## DATASET ENTRIES
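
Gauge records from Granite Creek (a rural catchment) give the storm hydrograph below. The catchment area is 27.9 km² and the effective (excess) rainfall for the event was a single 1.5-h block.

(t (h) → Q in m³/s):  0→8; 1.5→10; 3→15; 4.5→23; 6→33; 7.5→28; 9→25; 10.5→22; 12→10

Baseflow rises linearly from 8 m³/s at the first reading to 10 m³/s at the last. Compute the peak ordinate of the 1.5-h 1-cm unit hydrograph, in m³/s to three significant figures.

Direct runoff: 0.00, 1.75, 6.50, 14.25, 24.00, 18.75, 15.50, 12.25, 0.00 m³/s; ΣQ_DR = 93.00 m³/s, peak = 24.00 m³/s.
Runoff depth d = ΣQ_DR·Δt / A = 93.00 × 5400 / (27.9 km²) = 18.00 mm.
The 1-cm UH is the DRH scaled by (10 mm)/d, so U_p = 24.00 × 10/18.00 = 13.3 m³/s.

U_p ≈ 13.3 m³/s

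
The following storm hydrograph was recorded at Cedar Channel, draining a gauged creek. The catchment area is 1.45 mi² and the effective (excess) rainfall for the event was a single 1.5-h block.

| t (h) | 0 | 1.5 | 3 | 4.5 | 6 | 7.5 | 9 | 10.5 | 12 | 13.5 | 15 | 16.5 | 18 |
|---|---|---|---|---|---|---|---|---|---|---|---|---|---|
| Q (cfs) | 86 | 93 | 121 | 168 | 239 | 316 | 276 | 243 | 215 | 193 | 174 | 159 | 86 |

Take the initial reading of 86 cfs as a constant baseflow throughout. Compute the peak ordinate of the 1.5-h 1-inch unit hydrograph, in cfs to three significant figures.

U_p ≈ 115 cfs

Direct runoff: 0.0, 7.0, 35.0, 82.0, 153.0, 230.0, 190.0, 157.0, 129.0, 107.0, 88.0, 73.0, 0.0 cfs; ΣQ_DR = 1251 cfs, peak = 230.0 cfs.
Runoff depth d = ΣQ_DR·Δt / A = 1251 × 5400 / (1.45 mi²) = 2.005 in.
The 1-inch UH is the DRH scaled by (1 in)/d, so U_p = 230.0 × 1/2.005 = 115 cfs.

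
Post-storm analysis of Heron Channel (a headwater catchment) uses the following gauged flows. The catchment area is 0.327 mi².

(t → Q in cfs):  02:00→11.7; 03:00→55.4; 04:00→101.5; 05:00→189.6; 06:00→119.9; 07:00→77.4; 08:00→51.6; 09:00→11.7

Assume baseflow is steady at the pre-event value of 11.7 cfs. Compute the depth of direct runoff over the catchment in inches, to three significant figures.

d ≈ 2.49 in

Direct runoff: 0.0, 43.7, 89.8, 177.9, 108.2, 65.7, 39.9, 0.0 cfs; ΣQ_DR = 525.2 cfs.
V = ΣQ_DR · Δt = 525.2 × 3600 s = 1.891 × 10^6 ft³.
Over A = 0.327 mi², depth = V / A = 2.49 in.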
* * *
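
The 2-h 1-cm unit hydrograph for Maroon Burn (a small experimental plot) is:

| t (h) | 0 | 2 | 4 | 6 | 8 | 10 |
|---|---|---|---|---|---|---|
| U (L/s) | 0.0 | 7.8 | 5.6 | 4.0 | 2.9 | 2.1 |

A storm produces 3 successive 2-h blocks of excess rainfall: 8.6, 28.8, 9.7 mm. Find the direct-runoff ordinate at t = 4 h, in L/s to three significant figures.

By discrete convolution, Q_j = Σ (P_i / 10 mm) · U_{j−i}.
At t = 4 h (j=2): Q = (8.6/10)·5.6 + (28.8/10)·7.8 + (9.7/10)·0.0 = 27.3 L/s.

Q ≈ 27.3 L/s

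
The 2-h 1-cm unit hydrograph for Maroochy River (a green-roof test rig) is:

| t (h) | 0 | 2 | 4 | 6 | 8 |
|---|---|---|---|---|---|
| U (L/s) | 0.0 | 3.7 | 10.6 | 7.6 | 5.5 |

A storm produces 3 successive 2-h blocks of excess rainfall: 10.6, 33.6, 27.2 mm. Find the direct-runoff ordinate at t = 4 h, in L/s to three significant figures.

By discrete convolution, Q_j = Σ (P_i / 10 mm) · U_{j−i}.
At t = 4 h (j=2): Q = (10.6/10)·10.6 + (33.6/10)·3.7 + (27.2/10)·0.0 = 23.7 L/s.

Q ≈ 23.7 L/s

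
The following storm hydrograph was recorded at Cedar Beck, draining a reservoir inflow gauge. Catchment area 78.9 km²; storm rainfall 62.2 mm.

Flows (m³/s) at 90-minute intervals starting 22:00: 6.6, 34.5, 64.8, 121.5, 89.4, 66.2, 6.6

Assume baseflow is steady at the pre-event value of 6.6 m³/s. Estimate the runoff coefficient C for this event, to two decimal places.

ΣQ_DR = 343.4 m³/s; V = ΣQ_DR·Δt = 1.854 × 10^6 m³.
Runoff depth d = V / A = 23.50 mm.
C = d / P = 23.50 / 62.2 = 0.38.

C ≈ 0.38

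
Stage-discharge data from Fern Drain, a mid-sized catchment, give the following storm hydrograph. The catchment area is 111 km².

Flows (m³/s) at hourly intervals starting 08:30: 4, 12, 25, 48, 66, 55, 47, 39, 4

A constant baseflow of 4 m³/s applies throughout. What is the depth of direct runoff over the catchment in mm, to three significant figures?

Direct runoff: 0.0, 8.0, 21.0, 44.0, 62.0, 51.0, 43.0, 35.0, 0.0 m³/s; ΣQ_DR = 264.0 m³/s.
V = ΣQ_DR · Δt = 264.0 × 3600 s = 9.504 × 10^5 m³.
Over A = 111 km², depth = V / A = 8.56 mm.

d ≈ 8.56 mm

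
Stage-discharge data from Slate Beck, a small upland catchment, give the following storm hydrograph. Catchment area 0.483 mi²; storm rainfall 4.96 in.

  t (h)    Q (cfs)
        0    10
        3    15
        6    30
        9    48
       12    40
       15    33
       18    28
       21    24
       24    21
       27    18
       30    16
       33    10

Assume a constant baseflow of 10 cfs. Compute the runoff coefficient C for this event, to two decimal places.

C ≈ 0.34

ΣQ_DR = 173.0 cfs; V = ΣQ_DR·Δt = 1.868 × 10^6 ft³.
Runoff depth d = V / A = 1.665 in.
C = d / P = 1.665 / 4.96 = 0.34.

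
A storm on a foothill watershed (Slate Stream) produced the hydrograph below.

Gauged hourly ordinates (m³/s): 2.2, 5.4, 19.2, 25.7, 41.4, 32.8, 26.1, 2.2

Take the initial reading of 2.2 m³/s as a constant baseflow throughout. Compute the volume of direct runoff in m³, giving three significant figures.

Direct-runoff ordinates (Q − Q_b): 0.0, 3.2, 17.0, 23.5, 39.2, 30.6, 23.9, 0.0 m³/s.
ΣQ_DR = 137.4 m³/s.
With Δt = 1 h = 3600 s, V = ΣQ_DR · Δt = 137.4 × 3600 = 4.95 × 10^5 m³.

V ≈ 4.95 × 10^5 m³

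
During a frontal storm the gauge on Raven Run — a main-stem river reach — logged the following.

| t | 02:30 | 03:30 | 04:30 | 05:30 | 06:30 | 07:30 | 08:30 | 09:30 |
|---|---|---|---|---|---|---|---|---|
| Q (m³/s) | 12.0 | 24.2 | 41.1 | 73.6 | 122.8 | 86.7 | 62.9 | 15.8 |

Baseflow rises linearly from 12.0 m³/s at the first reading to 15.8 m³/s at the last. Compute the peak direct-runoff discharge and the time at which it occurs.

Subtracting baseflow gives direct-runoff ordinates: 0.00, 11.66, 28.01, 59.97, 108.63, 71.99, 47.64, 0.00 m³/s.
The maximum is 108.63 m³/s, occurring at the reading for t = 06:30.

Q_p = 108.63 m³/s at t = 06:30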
--
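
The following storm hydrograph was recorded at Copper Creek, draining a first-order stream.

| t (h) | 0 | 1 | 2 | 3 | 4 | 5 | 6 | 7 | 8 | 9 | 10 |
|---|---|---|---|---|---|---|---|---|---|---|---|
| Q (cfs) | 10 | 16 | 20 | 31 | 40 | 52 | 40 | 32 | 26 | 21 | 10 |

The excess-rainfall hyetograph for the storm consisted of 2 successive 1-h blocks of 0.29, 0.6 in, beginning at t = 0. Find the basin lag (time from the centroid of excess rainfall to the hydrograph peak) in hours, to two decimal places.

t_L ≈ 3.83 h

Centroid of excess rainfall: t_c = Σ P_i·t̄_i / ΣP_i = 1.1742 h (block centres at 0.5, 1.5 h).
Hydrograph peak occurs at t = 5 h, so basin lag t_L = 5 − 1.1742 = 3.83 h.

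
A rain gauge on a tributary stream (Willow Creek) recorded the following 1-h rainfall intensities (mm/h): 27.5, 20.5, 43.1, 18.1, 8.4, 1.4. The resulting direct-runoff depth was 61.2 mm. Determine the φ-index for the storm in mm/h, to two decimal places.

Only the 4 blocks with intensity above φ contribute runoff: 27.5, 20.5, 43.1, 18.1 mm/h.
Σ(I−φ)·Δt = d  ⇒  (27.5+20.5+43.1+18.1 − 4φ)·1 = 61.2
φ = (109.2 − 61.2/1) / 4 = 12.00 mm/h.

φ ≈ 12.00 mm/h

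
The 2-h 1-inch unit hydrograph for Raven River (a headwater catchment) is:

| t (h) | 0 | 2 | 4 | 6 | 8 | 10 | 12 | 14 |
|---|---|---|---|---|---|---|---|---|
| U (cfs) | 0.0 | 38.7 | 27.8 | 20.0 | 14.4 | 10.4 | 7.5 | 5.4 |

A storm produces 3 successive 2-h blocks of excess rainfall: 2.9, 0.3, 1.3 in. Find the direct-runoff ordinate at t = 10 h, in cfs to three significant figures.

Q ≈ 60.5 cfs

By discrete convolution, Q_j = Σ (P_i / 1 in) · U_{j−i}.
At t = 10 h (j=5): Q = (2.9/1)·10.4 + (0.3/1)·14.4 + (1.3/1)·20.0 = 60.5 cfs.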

## YOUR GOAL
Which lines in the listing above include the string "Cedar"? Copy each of them.

## ANSWER
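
The following storm hydrograph was recorded at Cedar Channel, draining a gauged creek. The catchment area is 1.45 mi² and the effective (excess) rainfall for the event was a single 1.5-h block.
The following storm hydrograph was recorded at Cedar Beck, draining a reservoir inflow gauge. Catchment area 78.9 km²; storm rainfall 62.2 mm.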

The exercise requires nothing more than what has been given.